Exercise details: Below are entries; write every one of them out again exactly.

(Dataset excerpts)
==========

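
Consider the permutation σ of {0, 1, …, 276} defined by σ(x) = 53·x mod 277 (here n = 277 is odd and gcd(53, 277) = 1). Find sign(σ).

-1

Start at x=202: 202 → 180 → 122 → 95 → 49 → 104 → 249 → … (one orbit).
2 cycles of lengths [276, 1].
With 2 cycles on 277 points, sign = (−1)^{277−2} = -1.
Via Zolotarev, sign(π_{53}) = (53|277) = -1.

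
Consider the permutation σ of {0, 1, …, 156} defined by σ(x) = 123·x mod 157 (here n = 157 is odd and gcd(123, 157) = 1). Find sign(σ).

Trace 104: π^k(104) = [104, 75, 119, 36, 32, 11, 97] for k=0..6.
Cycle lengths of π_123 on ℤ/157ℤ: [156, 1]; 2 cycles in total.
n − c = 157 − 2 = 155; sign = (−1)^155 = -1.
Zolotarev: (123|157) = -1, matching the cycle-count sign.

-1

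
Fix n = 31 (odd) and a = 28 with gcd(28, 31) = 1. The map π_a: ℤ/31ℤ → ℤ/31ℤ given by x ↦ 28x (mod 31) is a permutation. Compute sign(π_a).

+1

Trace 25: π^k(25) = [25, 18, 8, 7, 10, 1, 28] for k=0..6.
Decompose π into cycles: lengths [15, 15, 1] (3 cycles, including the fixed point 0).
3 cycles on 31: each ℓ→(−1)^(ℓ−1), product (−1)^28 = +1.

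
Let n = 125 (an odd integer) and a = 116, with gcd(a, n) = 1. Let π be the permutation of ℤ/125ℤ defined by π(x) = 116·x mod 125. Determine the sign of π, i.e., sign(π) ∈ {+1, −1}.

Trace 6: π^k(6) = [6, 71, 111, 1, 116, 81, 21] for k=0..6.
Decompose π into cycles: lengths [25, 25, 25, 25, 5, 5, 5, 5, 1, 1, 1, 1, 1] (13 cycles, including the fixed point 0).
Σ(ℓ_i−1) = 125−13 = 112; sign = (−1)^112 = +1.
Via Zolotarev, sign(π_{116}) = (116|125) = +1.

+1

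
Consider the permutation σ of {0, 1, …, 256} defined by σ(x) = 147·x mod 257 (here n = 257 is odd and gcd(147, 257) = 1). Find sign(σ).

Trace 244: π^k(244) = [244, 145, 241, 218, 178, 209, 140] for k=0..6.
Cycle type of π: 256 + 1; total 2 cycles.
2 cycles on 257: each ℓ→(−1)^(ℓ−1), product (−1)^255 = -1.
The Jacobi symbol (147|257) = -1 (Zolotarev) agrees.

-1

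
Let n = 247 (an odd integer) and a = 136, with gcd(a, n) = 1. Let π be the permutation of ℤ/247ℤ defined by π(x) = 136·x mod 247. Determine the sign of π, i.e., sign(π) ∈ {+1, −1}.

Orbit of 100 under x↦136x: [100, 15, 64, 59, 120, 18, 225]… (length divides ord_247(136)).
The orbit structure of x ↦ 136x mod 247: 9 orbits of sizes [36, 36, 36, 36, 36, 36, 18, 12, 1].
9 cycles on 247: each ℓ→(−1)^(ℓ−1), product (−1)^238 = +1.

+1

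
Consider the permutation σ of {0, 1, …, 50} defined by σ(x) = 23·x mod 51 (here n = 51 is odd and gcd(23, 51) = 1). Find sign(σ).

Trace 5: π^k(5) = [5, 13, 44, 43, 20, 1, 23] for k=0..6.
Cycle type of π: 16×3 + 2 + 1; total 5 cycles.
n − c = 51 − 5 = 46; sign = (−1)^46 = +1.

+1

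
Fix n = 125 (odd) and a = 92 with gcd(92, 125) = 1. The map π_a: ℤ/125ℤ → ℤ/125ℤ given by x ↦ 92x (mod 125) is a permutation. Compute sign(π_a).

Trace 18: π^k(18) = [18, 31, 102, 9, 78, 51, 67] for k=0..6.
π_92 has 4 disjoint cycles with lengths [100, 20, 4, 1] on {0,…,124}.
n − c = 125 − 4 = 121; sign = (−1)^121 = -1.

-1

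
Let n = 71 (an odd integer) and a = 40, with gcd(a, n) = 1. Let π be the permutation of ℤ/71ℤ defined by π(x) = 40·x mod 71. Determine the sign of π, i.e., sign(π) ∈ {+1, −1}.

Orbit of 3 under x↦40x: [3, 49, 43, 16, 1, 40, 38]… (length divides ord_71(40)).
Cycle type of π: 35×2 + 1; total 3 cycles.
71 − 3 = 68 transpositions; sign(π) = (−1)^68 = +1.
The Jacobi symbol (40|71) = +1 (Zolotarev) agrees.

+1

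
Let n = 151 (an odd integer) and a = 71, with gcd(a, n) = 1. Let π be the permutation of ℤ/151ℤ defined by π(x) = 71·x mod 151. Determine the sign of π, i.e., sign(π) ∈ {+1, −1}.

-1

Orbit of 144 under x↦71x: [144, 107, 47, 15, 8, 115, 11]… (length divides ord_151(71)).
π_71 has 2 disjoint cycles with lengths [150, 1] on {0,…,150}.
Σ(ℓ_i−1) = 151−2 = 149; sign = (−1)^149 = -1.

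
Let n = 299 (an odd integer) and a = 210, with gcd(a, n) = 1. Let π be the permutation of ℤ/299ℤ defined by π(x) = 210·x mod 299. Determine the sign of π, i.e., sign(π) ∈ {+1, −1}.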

==========

Result for this task:
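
Consider the permutation σ of {0, 1, …, 276} defined by σ(x) = 53·x mod 277 (here n = 277 is odd and gcd(53, 277) = 1). Find sign(σ).

-1

Start at x=202: 202 → 180 → 122 → 95 → 49 → 104 → 249 → … (one orbit).
2 cycles of lengths [276, 1].
With 2 cycles on 277 points, sign = (−1)^{277−2} = -1.
Via Zolotarev, sign(π_{53}) = (53|277) = -1.

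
Consider the permutation σ of {0, 1, …, 156} defined by σ(x) = 123·x mod 157 (here n = 157 is odd and gcd(123, 157) = 1). Find sign(σ).

Trace 104: π^k(104) = [104, 75, 119, 36, 32, 11, 97] for k=0..6.
Cycle lengths of π_123 on ℤ/157ℤ: [156, 1]; 2 cycles in total.
n − c = 157 − 2 = 155; sign = (−1)^155 = -1.
Zolotarev: (123|157) = -1, matching the cycle-count sign.

-1

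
Fix n = 31 (odd) and a = 28 with gcd(28, 31) = 1. The map π_a: ℤ/31ℤ → ℤ/31ℤ given by x ↦ 28x (mod 31) is a permutation. Compute sign(π_a).

+1

Trace 25: π^k(25) = [25, 18, 8, 7, 10, 1, 28] for k=0..6.
Decompose π into cycles: lengths [15, 15, 1] (3 cycles, including the fixed point 0).
3 cycles on 31: each ℓ→(−1)^(ℓ−1), product (−1)^28 = +1.

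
Let n = 125 (an odd integer) and a = 116, with gcd(a, n) = 1. Let π be the permutation of ℤ/125ℤ defined by π(x) = 116·x mod 125. Determine the sign of π, i.e., sign(π) ∈ {+1, −1}.

Trace 6: π^k(6) = [6, 71, 111, 1, 116, 81, 21] for k=0..6.
Decompose π into cycles: lengths [25, 25, 25, 25, 5, 5, 5, 5, 1, 1, 1, 1, 1] (13 cycles, including the fixed point 0).
Σ(ℓ_i−1) = 125−13 = 112; sign = (−1)^112 = +1.
Via Zolotarev, sign(π_{116}) = (116|125) = +1.

+1

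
Consider the permutation σ of {0, 1, …, 256} defined by σ(x) = 147·x mod 257 (here n = 257 is odd and gcd(147, 257) = 1). Find sign(σ).

Trace 244: π^k(244) = [244, 145, 241, 218, 178, 209, 140] for k=0..6.
Cycle type of π: 256 + 1; total 2 cycles.
2 cycles on 257: each ℓ→(−1)^(ℓ−1), product (−1)^255 = -1.
The Jacobi symbol (147|257) = -1 (Zolotarev) agrees.

-1

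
Let n = 247 (an odd integer) and a = 136, with gcd(a, n) = 1. Let π be the permutation of ℤ/247ℤ defined by π(x) = 136·x mod 247. Determine the sign of π, i.e., sign(π) ∈ {+1, −1}.

Orbit of 100 under x↦136x: [100, 15, 64, 59, 120, 18, 225]… (length divides ord_247(136)).
The orbit structure of x ↦ 136x mod 247: 9 orbits of sizes [36, 36, 36, 36, 36, 36, 18, 12, 1].
9 cycles on 247: each ℓ→(−1)^(ℓ−1), product (−1)^238 = +1.

+1

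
Consider the permutation σ of {0, 1, …, 50} defined by σ(x) = 23·x mod 51 (here n = 51 is odd and gcd(23, 51) = 1). Find sign(σ).

Trace 5: π^k(5) = [5, 13, 44, 43, 20, 1, 23] for k=0..6.
Cycle type of π: 16×3 + 2 + 1; total 5 cycles.
n − c = 51 − 5 = 46; sign = (−1)^46 = +1.

+1

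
Fix n = 125 (odd) and a = 92 with gcd(92, 125) = 1. The map π_a: ℤ/125ℤ → ℤ/125ℤ given by x ↦ 92x (mod 125) is a permutation. Compute sign(π_a).

Trace 18: π^k(18) = [18, 31, 102, 9, 78, 51, 67] for k=0..6.
π_92 has 4 disjoint cycles with lengths [100, 20, 4, 1] on {0,…,124}.
n − c = 125 − 4 = 121; sign = (−1)^121 = -1.

-1

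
Let n = 71 (an odd integer) and a = 40, with gcd(a, n) = 1. Let π be the permutation of ℤ/71ℤ defined by π(x) = 40·x mod 71. Determine the sign of π, i.e., sign(π) ∈ {+1, −1}.

Orbit of 3 under x↦40x: [3, 49, 43, 16, 1, 40, 38]… (length divides ord_71(40)).
Cycle type of π: 35×2 + 1; total 3 cycles.
71 − 3 = 68 transpositions; sign(π) = (−1)^68 = +1.
The Jacobi symbol (40|71) = +1 (Zolotarev) agrees.

+1

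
Let n = 151 (an odd integer) and a = 71, with gcd(a, n) = 1. Let π be the permutation of ℤ/151ℤ defined by π(x) = 71·x mod 151. Determine the sign of π, i.e., sign(π) ∈ {+1, −1}.

-1

Orbit of 144 under x↦71x: [144, 107, 47, 15, 8, 115, 11]… (length divides ord_151(71)).
π_71 has 2 disjoint cycles with lengths [150, 1] on {0,…,150}.
Σ(ℓ_i−1) = 151−2 = 149; sign = (−1)^149 = -1.

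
Let n = 299 (an odd integer) and a = 210, with gcd(a, n) = 1. Let π be the permutation of ℤ/299ℤ defined by π(x) = 210·x mod 299. Determine the sign of π, i.e., sign(π) ∈ {+1, −1}.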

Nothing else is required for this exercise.